[Work instruction] One figure is the whole answer: the number of lines below that contain the word "paired".

[Records to use]
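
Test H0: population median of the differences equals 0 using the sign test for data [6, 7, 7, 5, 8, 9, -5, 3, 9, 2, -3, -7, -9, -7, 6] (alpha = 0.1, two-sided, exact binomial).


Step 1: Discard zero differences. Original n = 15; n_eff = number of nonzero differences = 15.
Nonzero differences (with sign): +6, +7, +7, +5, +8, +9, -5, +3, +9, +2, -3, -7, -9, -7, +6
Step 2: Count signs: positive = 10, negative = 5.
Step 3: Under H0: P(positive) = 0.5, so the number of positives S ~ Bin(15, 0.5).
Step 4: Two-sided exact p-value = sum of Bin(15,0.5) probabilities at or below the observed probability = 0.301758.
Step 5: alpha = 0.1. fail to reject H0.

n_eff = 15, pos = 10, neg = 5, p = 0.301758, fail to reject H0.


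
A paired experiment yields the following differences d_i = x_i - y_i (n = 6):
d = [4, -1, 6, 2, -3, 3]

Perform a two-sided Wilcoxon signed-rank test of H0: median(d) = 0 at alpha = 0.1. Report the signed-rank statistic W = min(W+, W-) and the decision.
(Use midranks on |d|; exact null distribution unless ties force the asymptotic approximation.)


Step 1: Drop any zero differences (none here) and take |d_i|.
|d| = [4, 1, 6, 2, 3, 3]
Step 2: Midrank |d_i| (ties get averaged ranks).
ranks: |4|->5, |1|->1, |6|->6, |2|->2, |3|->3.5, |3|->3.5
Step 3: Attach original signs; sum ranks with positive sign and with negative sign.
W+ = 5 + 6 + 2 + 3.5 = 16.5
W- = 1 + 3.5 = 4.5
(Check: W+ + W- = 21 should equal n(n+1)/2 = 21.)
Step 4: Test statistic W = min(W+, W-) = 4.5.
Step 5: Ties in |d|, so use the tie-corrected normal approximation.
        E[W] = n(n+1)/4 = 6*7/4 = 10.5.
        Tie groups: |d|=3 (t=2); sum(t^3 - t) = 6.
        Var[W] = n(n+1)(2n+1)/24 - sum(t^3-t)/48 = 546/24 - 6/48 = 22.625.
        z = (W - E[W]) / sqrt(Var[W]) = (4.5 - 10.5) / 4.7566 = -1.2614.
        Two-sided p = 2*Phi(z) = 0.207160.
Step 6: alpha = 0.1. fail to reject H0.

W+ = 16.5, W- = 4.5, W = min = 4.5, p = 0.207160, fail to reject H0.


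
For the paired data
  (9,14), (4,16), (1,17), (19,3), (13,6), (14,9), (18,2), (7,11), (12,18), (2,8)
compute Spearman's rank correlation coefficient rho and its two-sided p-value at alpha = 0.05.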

...

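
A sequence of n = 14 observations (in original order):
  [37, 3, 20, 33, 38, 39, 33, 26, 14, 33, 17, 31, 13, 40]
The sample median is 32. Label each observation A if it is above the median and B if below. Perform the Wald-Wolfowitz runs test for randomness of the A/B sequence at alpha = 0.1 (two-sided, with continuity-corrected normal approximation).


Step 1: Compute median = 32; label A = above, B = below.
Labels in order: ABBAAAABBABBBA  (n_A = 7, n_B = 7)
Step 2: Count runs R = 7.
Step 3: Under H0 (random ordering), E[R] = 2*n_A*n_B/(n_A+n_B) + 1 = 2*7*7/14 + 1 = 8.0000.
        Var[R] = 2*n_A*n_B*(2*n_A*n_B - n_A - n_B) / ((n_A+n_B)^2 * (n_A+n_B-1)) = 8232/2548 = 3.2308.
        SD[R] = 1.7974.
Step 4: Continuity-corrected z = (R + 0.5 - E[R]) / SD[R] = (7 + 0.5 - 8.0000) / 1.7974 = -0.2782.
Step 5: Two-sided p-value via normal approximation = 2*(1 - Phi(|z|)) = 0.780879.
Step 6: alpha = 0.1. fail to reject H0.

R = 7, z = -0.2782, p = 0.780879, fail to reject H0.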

[Written response] 2